══ DATASET CONTENT

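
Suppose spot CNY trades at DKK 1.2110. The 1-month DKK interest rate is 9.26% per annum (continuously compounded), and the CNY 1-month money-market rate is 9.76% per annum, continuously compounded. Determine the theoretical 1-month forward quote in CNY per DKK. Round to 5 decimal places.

0.82611

T = 1/12 years.
DKK accumulates by e^(0.0926×1/12) = 1.0077465.
CNY accumulates by e^(0.0976×1/12) = 1.0081665.
Forward (DKK per CNY) = 1.211 × 1.0077465 / 1.0081665 = 1.210495.
Quoted the other way: 1/1.210495 = 0.82611 CNY per DKK.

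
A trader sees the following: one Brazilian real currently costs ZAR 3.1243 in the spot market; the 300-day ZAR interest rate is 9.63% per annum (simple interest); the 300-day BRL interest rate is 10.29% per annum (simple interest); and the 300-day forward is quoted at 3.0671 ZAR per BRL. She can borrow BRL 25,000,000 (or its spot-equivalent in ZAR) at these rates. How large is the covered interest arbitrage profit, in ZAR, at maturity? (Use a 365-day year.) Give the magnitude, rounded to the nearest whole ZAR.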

════

WHAT TO WORK ON:
Return all of the data above verbatim.

FINAL ANSWER:
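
Suppose spot CNY trades at DKK 1.2110. The 1-month DKK interest rate is 9.26% per annum (continuously compounded), and the CNY 1-month money-market rate is 9.76% per annum, continuously compounded. Determine the theoretical 1-month forward quote in CNY per DKK. Round to 5 decimal places.

0.82611

T = 1/12 years.
DKK accumulates by e^(0.0926×1/12) = 1.0077465.
CNY accumulates by e^(0.0976×1/12) = 1.0081665.
Forward (DKK per CNY) = 1.211 × 1.0077465 / 1.0081665 = 1.210495.
Quoted the other way: 1/1.210495 = 0.82611 CNY per DKK.

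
A trader sees the following: one Brazilian real currently costs ZAR 3.1243 in the spot market; the 300-day ZAR interest rate is 9.63% per annum (simple interest); the 300-day BRL interest rate is 10.29% per annum (simple interest); and the 300-day forward is quoted at 3.0671 ZAR per BRL. She can borrow BRL 25,000,000 (or its spot-equivalent in ZAR) at these rates. How large is the covered interest arbitrage profit, in ZAR, at maturity? (Use a 365-day year.) Give the magnitude, rounded to the nearest whole ZAR.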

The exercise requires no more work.